Requirement →
Starting from the line with "Deliveries go out on Tuesdays, Wednesdays, and", transcribe each line to the end of the records below. Copy them exactly and write nothing else.

Dataset entries
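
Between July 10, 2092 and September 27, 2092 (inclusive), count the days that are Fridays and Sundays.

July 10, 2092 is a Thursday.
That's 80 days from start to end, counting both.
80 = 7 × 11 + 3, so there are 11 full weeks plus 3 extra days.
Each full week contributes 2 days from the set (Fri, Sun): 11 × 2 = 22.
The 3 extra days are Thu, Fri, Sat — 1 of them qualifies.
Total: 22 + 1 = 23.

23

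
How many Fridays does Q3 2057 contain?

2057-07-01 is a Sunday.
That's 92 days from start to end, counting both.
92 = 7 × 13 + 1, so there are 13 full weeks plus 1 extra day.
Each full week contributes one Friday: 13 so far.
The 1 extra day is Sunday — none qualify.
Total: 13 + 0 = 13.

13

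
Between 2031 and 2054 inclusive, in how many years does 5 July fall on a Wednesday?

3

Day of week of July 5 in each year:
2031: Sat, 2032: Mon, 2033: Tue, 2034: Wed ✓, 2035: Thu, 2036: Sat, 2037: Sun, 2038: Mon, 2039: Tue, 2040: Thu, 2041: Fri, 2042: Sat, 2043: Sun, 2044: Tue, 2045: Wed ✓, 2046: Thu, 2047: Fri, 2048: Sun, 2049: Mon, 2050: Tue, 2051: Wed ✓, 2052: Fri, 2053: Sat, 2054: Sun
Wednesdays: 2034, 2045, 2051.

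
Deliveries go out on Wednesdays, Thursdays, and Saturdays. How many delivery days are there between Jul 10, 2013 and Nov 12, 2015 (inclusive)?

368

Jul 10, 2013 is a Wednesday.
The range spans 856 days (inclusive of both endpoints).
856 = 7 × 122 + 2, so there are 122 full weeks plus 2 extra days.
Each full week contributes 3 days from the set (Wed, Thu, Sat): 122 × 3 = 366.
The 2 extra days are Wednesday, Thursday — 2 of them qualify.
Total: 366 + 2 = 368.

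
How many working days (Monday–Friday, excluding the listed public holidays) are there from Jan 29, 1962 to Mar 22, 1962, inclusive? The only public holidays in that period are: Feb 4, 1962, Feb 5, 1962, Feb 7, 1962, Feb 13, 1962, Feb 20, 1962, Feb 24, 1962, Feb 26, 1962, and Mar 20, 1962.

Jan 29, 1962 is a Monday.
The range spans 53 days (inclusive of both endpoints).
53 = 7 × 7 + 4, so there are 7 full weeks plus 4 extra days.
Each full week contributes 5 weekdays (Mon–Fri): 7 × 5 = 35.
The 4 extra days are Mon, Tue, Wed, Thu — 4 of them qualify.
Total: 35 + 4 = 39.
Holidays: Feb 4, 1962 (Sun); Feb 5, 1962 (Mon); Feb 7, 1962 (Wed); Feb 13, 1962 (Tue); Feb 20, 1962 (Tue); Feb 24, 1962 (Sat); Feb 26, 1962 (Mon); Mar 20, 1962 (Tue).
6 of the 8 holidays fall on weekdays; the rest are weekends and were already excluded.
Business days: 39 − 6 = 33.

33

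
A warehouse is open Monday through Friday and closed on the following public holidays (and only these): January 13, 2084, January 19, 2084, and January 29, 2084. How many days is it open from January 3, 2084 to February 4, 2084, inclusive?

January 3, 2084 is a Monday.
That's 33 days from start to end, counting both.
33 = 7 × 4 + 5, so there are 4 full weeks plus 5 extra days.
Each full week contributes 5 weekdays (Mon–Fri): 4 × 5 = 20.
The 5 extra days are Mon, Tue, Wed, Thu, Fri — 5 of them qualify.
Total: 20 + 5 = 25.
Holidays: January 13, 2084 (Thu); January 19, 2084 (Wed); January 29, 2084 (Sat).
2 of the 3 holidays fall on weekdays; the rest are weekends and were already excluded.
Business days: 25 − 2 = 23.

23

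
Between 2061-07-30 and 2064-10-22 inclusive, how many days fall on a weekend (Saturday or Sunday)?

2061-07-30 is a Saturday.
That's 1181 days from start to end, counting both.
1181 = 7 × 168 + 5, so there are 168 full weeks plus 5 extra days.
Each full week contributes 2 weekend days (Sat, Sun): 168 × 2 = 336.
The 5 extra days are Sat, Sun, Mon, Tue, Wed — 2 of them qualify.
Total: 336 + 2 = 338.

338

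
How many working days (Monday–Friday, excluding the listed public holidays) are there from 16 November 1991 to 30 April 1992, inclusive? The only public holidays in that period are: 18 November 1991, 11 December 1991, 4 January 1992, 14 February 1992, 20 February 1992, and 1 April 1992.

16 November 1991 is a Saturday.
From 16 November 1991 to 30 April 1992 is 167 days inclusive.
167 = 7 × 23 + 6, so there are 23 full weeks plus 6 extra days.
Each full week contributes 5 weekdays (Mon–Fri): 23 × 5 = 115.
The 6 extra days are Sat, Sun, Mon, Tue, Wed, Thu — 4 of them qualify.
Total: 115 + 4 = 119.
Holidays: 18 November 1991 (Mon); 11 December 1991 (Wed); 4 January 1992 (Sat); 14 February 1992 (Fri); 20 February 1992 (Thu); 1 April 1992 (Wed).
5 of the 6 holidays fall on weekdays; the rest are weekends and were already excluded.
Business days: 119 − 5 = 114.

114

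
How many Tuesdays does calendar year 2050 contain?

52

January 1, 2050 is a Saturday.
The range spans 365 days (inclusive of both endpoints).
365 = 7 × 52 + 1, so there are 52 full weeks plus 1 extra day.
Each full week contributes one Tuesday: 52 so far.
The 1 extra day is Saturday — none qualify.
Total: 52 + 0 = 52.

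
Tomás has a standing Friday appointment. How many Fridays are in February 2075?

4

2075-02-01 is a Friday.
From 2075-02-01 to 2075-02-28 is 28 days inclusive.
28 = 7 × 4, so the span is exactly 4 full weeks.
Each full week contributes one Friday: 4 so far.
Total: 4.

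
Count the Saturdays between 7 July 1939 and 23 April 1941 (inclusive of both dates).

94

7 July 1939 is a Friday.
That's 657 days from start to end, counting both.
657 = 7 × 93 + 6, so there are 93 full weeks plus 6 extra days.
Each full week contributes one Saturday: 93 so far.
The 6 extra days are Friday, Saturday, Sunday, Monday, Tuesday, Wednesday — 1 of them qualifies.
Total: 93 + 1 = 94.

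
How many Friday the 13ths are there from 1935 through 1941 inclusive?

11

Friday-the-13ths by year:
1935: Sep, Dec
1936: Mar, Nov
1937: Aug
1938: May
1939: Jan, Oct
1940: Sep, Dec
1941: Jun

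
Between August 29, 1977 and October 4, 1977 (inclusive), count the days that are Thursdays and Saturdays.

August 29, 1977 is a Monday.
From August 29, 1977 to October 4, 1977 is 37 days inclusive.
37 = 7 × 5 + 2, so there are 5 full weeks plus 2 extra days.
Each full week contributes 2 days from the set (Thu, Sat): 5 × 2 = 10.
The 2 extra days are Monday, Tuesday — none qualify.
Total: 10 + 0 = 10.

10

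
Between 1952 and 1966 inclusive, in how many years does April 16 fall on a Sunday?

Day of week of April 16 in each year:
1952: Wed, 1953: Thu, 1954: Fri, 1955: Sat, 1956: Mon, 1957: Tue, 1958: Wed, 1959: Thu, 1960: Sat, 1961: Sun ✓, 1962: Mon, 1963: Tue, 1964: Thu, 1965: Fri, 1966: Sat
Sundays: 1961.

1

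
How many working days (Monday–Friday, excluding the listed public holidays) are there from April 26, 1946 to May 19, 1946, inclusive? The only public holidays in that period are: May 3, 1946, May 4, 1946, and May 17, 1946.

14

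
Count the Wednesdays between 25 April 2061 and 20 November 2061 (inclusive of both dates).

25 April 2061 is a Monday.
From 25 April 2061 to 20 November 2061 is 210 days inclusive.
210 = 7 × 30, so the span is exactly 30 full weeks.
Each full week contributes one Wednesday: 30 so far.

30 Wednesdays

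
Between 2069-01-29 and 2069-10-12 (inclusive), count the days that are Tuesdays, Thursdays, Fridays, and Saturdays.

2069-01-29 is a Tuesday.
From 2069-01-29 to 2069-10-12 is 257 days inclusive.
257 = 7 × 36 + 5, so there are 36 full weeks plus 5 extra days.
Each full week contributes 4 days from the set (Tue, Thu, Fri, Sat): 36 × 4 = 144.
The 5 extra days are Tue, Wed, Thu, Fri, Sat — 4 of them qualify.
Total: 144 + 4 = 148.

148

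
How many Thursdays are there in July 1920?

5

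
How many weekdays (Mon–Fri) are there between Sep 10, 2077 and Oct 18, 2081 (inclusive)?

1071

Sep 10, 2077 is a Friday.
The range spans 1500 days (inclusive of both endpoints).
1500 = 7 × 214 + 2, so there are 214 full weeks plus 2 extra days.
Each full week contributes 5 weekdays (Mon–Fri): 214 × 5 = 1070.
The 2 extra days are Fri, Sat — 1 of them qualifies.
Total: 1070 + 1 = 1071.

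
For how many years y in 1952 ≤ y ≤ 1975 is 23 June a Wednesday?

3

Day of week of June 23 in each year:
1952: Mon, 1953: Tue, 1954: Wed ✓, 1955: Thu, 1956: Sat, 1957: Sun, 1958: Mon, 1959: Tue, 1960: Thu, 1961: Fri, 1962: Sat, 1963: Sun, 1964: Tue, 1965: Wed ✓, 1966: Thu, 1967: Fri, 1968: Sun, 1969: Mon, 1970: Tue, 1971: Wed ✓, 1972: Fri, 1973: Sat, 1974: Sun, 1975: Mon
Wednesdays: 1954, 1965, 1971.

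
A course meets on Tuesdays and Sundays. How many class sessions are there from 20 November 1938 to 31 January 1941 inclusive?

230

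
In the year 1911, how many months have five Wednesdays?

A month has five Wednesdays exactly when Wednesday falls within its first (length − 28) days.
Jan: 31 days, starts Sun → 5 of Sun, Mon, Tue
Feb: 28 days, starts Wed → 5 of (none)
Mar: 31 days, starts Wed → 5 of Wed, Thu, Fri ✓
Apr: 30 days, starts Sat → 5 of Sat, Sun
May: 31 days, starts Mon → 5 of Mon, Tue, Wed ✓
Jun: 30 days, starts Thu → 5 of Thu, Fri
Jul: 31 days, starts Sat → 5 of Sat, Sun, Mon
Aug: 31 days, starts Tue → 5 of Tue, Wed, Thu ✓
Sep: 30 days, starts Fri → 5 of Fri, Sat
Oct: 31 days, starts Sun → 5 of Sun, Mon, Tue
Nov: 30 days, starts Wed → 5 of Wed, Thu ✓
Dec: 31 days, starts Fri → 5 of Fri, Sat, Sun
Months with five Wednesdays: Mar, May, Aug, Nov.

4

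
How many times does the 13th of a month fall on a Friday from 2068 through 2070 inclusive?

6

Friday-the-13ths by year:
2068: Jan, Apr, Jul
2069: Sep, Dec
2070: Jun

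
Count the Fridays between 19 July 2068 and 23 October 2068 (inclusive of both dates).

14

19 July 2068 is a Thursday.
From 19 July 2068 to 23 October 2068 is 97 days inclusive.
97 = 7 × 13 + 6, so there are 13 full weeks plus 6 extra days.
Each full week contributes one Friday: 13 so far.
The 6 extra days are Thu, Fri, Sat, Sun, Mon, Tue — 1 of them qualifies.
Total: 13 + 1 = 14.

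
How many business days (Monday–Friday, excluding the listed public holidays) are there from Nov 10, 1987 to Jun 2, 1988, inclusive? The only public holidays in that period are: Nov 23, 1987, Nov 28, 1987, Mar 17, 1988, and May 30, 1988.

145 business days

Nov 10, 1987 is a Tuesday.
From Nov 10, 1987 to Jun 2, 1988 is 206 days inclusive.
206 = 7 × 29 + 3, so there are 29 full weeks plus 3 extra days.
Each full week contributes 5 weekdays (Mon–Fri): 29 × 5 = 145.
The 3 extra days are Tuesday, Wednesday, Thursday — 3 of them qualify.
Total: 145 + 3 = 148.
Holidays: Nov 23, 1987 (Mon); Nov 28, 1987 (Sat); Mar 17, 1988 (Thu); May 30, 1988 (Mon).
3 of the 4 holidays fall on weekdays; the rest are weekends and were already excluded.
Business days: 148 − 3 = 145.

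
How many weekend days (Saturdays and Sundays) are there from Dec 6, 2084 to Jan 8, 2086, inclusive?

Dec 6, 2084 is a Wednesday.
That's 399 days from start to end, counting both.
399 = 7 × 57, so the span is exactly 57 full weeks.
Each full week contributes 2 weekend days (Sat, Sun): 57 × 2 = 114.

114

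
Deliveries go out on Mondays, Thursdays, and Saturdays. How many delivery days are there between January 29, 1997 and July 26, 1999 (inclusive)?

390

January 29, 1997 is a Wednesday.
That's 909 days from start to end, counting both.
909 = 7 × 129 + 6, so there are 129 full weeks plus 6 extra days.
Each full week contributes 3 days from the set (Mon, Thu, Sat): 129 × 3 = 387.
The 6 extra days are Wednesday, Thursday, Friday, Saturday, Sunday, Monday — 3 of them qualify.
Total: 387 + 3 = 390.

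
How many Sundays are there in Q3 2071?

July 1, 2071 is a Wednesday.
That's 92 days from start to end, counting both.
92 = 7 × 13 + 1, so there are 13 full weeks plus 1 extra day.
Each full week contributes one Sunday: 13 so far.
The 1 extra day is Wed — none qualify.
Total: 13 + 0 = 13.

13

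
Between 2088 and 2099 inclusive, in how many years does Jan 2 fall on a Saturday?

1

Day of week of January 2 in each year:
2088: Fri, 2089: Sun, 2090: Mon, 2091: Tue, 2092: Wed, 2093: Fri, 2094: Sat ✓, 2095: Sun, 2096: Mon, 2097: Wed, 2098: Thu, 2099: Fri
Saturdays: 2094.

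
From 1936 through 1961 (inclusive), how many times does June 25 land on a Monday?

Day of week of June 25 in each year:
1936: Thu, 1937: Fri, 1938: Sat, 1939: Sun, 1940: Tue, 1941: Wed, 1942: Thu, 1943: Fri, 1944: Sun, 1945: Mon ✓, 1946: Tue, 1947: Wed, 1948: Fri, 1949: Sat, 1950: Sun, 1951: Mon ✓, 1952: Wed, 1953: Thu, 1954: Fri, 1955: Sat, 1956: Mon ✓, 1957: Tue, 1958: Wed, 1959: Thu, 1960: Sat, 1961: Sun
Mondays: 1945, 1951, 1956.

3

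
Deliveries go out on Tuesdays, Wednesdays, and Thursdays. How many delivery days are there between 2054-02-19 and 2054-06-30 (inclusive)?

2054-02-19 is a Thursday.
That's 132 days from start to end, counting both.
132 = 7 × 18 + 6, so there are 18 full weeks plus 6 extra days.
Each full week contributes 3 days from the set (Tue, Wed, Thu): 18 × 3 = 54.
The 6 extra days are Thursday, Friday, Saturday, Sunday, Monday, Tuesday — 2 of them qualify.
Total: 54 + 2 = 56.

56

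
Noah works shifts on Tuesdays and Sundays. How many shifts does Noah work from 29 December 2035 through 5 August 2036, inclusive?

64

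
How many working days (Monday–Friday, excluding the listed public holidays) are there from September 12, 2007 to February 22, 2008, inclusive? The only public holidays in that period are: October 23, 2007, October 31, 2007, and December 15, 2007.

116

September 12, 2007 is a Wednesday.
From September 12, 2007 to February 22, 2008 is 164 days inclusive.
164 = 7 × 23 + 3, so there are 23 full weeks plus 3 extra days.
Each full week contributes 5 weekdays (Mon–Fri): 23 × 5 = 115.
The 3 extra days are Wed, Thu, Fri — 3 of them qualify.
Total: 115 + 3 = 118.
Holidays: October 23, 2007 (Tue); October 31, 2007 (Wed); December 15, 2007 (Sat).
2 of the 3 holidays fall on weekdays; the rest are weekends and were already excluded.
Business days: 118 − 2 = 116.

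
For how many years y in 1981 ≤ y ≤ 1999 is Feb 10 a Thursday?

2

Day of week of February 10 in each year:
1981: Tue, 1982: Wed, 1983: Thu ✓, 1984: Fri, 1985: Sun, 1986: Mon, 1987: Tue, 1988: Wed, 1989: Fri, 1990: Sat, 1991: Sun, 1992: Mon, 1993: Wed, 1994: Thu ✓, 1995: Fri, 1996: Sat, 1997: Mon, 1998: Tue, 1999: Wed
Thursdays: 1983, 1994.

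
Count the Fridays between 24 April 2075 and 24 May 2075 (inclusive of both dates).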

Solved exercise →
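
Deliveries go out on Tuesdays, Wednesdays, and Thursdays. How many delivery days are there between 2054-02-19 and 2054-06-30 (inclusive)?

2054-02-19 is a Thursday.
That's 132 days from start to end, counting both.
132 = 7 × 18 + 6, so there are 18 full weeks plus 6 extra days.
Each full week contributes 3 days from the set (Tue, Wed, Thu): 18 × 3 = 54.
The 6 extra days are Thursday, Friday, Saturday, Sunday, Monday, Tuesday — 2 of them qualify.
Total: 54 + 2 = 56.

56

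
Noah works shifts on Tuesdays and Sundays. How many shifts does Noah work from 29 December 2035 through 5 August 2036, inclusive?

64

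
How many working days (Monday–Friday, excluding the listed public holidays) are there from September 12, 2007 to February 22, 2008, inclusive? The only public holidays in that period are: October 23, 2007, October 31, 2007, and December 15, 2007.

116

September 12, 2007 is a Wednesday.
From September 12, 2007 to February 22, 2008 is 164 days inclusive.
164 = 7 × 23 + 3, so there are 23 full weeks plus 3 extra days.
Each full week contributes 5 weekdays (Mon–Fri): 23 × 5 = 115.
The 3 extra days are Wed, Thu, Fri — 3 of them qualify.
Total: 115 + 3 = 118.
Holidays: October 23, 2007 (Tue); October 31, 2007 (Wed); December 15, 2007 (Sat).
2 of the 3 holidays fall on weekdays; the rest are weekends and were already excluded.
Business days: 118 − 2 = 116.

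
For how many years y in 1981 ≤ y ≤ 1999 is Feb 10 a Thursday?

2

Day of week of February 10 in each year:
1981: Tue, 1982: Wed, 1983: Thu ✓, 1984: Fri, 1985: Sun, 1986: Mon, 1987: Tue, 1988: Wed, 1989: Fri, 1990: Sat, 1991: Sun, 1992: Mon, 1993: Wed, 1994: Thu ✓, 1995: Fri, 1996: Sat, 1997: Mon, 1998: Tue, 1999: Wed
Thursdays: 1983, 1994.

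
Count the Fridays between 24 April 2075 and 24 May 2075 (inclusive of both dates).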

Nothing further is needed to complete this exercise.